The task:
In the entries below, the line with "An air-gap capacitor (plate" marks the start. Return it and every following line exactly, ending with the last.

Start of Material to process

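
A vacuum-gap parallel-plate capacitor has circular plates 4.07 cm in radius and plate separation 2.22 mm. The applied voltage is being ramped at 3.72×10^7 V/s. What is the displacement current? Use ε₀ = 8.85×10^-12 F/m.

E = V/d so dE/dt = (dV/dt)/d = 1.676×10^10 V/(m·s), and I_d = ε₀ A dE/dt = (8.85×10^-12)(5.204×10^-3)(1.676×10^10) = 7.72×10^-4 A.

7.72×10^-4 A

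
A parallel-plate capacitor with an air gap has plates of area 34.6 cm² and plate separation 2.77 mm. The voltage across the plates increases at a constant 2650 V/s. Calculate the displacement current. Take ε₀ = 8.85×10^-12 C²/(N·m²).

2.93×10^-8 A

The displacement current equals the charging current C dV/dt. With C = ε₀A/d = (8.85×10^-12)(3.46×10^-3)/(2.77×10^-3) = 1.105×10^-11 F, I_d = (1.105×10^-11)(2650) = 2.93×10^-8 A.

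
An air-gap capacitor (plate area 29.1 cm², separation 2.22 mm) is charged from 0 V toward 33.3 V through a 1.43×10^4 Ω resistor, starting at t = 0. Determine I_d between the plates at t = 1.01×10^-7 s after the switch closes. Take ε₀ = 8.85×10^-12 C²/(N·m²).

With C = ε₀A/d = (8.85×10^-12)(2.91×10^-3)/(2.22×10^-3) = 1.160×10^-11 F, the time constant is τ = RC = 1.659×10^-7 s, so t/τ = 0.6088 and e^(−t/τ) = 0.5440.
I_d = I_cond = (V₀/R) e^(−t/τ) = (2.329×10^-3)(0.5440) = 1.27×10^-3 A.

1.27×10^-3 A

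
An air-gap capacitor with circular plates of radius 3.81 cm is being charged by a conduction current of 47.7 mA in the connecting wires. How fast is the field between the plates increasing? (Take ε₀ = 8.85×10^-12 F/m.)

1.18×10^12 V/(m·s)

The displacement current between the plates equals the conduction current, I_d = 47.7 mA.
Since I_d = ε₀ A dE/dt, dE/dt = I_d/(ε₀A) = (0.0477)/((8.85×10^-12)(4.560×10^-3)) = 1.18×10^12 V/(m·s).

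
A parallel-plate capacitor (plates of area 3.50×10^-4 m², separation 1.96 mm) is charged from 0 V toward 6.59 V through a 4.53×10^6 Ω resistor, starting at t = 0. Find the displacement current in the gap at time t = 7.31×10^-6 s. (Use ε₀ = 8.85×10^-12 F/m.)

C = ε₀A/d = (8.85×10^-12)(3.50×10^-4)/(1.96×10^-3) = 1.580×10^-12 F and τ = RC = 7.157×10^-6 s. I_d in the gap equals the RC charging current.
I_d(t) = (V₀/R) e^(−t/τ) = 1.455×10^-6 · e^(−1.021) = 5.24×10^-7 A.

5.24×10^-7 A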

End of Material to process

Solved exercise:
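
An air-gap capacitor (plate area 29.1 cm², separation 2.22 mm) is charged from 0 V toward 33.3 V through a 1.43×10^4 Ω resistor, starting at t = 0. Determine I_d between the plates at t = 1.01×10^-7 s after the switch closes. Take ε₀ = 8.85×10^-12 C²/(N·m²).

With C = ε₀A/d = (8.85×10^-12)(2.91×10^-3)/(2.22×10^-3) = 1.160×10^-11 F, the time constant is τ = RC = 1.659×10^-7 s, so t/τ = 0.6088 and e^(−t/τ) = 0.5440.
I_d = I_cond = (V₀/R) e^(−t/τ) = (2.329×10^-3)(0.5440) = 1.27×10^-3 A.

1.27×10^-3 A

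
An air-gap capacitor with circular plates of radius 3.81 cm is being charged by a conduction current of 47.7 mA in the connecting wires. How fast is the field between the plates increasing? (Take ε₀ = 8.85×10^-12 F/m.)

1.18×10^12 V/(m·s)

The displacement current between the plates equals the conduction current, I_d = 47.7 mA.
Since I_d = ε₀ A dE/dt, dE/dt = I_d/(ε₀A) = (0.0477)/((8.85×10^-12)(4.560×10^-3)) = 1.18×10^12 V/(m·s).

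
A parallel-plate capacitor (plates of area 3.50×10^-4 m², separation 1.96 mm) is charged from 0 V toward 6.59 V through a 4.53×10^6 Ω resistor, starting at t = 0. Find the displacement current in the gap at time t = 7.31×10^-6 s. (Use ε₀ = 8.85×10^-12 F/m.)

C = ε₀A/d = (8.85×10^-12)(3.50×10^-4)/(1.96×10^-3) = 1.580×10^-12 F and τ = RC = 7.157×10^-6 s. I_d in the gap equals the RC charging current.
I_d(t) = (V₀/R) e^(−t/τ) = 1.455×10^-6 · e^(−1.021) = 5.24×10^-7 A.

5.24×10^-7 A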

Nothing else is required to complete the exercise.